- Exercise material -
++++++++++

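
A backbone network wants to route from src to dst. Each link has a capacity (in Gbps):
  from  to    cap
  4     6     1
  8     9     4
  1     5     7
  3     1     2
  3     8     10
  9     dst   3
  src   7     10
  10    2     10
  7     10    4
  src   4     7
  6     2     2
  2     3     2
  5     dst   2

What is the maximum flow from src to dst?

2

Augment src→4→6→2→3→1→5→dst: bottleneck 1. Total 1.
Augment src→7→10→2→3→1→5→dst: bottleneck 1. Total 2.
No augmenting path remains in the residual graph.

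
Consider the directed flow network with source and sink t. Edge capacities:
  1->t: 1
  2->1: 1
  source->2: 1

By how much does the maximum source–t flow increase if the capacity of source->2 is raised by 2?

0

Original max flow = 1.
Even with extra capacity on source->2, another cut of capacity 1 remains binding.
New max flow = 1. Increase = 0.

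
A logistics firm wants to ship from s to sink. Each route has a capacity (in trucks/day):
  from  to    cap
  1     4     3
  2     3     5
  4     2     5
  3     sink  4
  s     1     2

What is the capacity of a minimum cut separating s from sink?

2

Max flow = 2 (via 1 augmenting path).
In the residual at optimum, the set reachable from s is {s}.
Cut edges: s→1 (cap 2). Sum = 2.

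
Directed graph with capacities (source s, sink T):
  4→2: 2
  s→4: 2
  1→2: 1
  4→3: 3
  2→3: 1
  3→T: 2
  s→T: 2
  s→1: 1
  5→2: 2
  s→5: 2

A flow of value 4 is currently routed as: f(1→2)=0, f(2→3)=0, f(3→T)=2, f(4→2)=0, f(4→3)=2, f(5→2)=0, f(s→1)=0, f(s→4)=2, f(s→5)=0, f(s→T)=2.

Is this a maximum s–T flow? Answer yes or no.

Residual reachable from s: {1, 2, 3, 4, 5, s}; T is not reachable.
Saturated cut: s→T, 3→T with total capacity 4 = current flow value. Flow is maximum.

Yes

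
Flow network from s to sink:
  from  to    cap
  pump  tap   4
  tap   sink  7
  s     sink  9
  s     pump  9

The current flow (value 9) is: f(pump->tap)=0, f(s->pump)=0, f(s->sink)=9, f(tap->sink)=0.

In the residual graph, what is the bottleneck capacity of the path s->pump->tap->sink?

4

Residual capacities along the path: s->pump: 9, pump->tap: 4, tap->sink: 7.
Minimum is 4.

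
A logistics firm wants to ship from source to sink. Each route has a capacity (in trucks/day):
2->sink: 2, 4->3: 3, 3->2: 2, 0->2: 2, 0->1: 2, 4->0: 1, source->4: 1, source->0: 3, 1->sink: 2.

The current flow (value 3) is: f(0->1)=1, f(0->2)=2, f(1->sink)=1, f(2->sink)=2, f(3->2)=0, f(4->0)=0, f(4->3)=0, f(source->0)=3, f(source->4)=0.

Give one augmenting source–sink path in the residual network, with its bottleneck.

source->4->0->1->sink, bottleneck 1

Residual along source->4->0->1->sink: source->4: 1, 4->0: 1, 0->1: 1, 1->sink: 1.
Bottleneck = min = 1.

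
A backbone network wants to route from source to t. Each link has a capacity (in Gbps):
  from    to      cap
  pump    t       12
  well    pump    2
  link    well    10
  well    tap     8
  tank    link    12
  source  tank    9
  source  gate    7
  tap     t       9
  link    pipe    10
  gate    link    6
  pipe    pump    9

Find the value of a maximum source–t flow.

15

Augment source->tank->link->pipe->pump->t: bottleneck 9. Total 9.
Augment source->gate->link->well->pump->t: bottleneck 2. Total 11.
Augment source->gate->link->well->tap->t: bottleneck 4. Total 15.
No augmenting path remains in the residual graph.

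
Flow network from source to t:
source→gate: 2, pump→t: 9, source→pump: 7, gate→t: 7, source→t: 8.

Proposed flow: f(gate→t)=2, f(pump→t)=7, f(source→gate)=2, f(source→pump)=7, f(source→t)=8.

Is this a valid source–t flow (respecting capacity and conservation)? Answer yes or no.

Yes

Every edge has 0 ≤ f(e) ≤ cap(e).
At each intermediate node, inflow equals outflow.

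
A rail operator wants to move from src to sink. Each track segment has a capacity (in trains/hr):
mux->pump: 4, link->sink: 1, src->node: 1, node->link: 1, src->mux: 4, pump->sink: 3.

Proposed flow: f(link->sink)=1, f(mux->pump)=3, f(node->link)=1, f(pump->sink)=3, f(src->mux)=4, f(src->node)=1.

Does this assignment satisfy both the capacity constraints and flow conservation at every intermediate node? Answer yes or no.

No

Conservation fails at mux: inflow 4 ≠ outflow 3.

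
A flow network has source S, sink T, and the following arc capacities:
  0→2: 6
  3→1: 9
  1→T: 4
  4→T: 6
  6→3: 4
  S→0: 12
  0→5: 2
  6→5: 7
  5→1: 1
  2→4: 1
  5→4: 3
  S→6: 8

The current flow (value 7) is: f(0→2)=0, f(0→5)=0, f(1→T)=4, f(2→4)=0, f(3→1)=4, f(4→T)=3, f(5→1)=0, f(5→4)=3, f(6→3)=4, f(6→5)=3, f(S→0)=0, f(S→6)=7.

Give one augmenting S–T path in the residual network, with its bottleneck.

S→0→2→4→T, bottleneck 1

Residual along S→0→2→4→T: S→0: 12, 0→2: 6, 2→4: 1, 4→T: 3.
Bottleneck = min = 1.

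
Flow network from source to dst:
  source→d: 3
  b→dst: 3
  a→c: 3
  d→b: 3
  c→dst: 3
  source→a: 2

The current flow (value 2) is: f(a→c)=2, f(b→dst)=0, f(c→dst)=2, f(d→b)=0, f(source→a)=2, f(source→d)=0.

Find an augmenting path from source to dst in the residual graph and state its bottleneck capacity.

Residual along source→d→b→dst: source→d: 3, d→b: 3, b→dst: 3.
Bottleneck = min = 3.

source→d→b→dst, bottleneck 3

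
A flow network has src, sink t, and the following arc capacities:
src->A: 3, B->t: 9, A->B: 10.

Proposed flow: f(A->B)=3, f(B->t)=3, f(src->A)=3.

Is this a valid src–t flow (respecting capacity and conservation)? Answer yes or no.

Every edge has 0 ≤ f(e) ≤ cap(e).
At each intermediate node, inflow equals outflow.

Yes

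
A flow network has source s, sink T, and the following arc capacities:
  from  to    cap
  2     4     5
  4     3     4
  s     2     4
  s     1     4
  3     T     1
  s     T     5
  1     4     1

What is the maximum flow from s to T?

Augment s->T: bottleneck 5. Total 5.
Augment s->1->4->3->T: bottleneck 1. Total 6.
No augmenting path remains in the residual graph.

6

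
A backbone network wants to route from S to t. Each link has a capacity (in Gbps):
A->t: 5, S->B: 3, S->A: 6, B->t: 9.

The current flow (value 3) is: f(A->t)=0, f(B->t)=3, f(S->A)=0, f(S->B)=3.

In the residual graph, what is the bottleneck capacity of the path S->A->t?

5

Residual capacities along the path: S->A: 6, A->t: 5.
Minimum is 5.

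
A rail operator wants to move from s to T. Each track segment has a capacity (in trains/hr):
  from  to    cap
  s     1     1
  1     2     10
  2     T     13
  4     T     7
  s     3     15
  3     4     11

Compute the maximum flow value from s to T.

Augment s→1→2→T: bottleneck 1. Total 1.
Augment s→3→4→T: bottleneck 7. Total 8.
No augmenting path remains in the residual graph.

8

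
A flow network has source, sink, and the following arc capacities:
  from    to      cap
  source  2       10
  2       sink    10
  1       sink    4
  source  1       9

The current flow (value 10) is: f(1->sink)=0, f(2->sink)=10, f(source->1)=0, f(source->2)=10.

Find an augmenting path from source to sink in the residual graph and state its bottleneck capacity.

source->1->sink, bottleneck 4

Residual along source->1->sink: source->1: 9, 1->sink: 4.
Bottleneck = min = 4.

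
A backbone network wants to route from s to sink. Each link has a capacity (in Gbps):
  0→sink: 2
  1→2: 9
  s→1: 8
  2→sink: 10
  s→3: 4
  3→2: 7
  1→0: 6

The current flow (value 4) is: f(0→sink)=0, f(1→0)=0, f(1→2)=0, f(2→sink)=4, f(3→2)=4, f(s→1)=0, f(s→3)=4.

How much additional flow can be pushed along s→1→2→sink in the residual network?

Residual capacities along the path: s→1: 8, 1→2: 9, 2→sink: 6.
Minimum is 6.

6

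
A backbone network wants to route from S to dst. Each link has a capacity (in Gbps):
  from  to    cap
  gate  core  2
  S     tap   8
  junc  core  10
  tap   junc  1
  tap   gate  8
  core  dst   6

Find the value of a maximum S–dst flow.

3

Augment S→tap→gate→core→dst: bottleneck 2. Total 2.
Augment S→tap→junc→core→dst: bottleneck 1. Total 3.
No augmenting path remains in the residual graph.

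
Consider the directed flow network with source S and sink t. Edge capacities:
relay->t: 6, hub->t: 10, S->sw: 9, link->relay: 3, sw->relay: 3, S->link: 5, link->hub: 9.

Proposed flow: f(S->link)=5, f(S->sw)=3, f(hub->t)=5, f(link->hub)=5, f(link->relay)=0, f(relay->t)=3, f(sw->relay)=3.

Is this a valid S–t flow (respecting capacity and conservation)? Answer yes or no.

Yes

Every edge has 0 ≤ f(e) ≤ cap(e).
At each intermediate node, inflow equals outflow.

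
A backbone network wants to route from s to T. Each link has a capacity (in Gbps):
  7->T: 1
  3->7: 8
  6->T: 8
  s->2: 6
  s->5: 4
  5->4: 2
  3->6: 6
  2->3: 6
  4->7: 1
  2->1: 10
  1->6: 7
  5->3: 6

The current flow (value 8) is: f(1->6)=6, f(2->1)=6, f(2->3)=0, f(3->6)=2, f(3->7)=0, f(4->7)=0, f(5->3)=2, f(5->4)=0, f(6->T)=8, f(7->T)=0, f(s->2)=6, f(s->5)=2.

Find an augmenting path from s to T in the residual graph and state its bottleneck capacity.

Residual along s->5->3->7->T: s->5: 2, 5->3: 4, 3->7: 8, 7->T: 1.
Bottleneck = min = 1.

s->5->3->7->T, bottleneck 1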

++++++++++

- What is needed -
Using the data above, restate word for word the lines from its opening line through the line that contains "A flow of value", and no more.

- Answer section -
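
A backbone network wants to route from src to dst. Each link has a capacity (in Gbps):
  from  to    cap
  4     6     1
  8     9     4
  1     5     7
  3     1     2
  3     8     10
  9     dst   3
  src   7     10
  10    2     10
  7     10    4
  src   4     7
  6     2     2
  2     3     2
  5     dst   2

What is the maximum flow from src to dst?

2

Augment src→4→6→2→3→1→5→dst: bottleneck 1. Total 1.
Augment src→7→10→2→3→1→5→dst: bottleneck 1. Total 2.
No augmenting path remains in the residual graph.

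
Consider the directed flow network with source and sink t. Edge capacities:
  1->t: 1
  2->1: 1
  source->2: 1

By how much does the maximum source–t flow increase if the capacity of source->2 is raised by 2?

0

Original max flow = 1.
Even with extra capacity on source->2, another cut of capacity 1 remains binding.
New max flow = 1. Increase = 0.

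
A logistics firm wants to ship from s to sink. Each route has a capacity (in trucks/day):
  from  to    cap
  1     4     3
  2     3     5
  4     2     5
  3     sink  4
  s     1     2

What is the capacity of a minimum cut separating s from sink?

2

Max flow = 2 (via 1 augmenting path).
In the residual at optimum, the set reachable from s is {s}.
Cut edges: s→1 (cap 2). Sum = 2.

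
Directed graph with capacities (source s, sink T):
  4→2: 2
  s→4: 2
  1→2: 1
  4→3: 3
  2→3: 1
  3→T: 2
  s→T: 2
  s→1: 1
  5→2: 2
  s→5: 2

A flow of value 4 is currently routed as: f(1→2)=0, f(2→3)=0, f(3→T)=2, f(4→2)=0, f(4→3)=2, f(5→2)=0, f(s→1)=0, f(s→4)=2, f(s→5)=0, f(s→T)=2.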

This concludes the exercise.